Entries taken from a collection
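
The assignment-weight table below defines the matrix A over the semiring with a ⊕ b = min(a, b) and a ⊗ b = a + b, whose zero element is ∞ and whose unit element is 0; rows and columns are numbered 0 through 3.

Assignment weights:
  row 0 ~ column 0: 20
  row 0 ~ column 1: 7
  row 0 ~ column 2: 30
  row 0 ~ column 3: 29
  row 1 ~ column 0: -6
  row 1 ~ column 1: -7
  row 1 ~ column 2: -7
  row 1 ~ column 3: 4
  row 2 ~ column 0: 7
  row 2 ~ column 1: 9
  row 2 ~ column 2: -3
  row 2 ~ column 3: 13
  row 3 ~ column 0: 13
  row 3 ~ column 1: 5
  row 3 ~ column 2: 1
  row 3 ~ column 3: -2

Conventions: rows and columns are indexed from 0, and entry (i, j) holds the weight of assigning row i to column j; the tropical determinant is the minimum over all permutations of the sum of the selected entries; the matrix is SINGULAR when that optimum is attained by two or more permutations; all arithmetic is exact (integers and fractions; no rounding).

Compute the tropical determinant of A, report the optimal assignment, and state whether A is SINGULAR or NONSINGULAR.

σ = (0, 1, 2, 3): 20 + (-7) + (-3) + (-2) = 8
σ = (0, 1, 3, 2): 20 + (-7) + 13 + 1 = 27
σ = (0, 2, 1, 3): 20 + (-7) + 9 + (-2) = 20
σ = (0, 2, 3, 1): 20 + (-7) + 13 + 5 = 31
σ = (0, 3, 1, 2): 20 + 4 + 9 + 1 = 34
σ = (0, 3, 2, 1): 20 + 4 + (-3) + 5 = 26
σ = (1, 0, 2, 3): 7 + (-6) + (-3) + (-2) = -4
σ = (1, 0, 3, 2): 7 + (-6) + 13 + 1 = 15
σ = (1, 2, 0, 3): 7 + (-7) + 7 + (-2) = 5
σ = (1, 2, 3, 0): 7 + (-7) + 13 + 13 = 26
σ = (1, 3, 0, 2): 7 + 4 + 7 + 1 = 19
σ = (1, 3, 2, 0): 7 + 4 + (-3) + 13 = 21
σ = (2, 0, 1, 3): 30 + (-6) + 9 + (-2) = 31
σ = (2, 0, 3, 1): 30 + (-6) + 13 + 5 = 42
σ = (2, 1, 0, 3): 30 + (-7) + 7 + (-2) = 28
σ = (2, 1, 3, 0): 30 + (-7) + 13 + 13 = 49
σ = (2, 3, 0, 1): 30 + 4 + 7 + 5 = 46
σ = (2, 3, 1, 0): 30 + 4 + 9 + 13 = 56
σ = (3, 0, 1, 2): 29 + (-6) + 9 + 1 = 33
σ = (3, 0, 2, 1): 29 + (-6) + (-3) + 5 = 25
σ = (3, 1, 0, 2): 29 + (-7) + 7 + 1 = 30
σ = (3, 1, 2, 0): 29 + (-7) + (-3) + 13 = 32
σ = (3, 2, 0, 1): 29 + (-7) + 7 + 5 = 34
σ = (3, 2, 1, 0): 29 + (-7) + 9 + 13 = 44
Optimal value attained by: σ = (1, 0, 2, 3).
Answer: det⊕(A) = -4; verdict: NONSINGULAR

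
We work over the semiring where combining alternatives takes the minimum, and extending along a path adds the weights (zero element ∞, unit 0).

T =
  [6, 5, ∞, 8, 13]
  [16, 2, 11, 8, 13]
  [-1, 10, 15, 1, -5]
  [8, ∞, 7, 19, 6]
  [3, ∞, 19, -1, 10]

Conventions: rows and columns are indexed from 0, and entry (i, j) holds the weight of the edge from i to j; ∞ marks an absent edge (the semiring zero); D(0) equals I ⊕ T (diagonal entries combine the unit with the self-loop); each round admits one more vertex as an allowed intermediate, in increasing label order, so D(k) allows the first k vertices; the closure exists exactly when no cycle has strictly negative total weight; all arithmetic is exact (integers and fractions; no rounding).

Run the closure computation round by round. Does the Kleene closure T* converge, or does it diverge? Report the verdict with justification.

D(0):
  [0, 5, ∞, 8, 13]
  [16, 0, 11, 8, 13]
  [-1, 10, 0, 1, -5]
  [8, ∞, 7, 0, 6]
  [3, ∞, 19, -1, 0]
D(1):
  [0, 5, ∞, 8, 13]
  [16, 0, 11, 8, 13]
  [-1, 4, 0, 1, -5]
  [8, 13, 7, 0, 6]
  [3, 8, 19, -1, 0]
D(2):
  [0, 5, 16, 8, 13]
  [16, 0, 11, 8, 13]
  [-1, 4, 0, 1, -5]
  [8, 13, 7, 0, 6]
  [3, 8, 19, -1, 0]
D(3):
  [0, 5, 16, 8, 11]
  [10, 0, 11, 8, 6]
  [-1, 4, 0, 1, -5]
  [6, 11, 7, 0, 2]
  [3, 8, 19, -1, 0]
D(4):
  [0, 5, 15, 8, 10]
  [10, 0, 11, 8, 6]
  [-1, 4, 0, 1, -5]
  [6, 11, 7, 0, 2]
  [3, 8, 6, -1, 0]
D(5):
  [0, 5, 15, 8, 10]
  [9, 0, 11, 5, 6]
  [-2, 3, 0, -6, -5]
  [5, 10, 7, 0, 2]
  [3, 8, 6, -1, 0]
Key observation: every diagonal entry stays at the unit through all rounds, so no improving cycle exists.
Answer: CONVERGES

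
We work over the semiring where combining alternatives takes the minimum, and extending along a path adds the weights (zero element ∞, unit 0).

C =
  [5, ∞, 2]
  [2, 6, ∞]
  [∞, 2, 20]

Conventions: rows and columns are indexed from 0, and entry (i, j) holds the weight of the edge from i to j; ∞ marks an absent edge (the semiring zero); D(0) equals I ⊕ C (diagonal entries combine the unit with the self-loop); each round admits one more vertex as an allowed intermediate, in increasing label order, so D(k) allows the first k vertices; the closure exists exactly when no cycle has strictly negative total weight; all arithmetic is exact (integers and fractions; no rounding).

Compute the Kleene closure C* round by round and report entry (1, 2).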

__WHAT THE TASK REQUIRES__. Once the line with "C (diagonal entries" has been found in the records above, retype it and every line after it exactly, and include nothing else.

__PROBLEM SOLUTION__.
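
Conventions: rows and columns are indexed from 0, and entry (i, j) holds the weight of the edge from i to j; ∞ marks an absent edge (the semiring zero); D(0) equals I ⊕ C (diagonal entries combine the unit with the self-loop); each round admits one more vertex as an allowed intermediate, in increasing label order, so D(k) allows the first k vertices; the closure exists exactly when no cycle has strictly negative total weight; all arithmetic is exact (integers and fractions; no rounding).

Compute the Kleene closure C* round by round and report entry (1, 2).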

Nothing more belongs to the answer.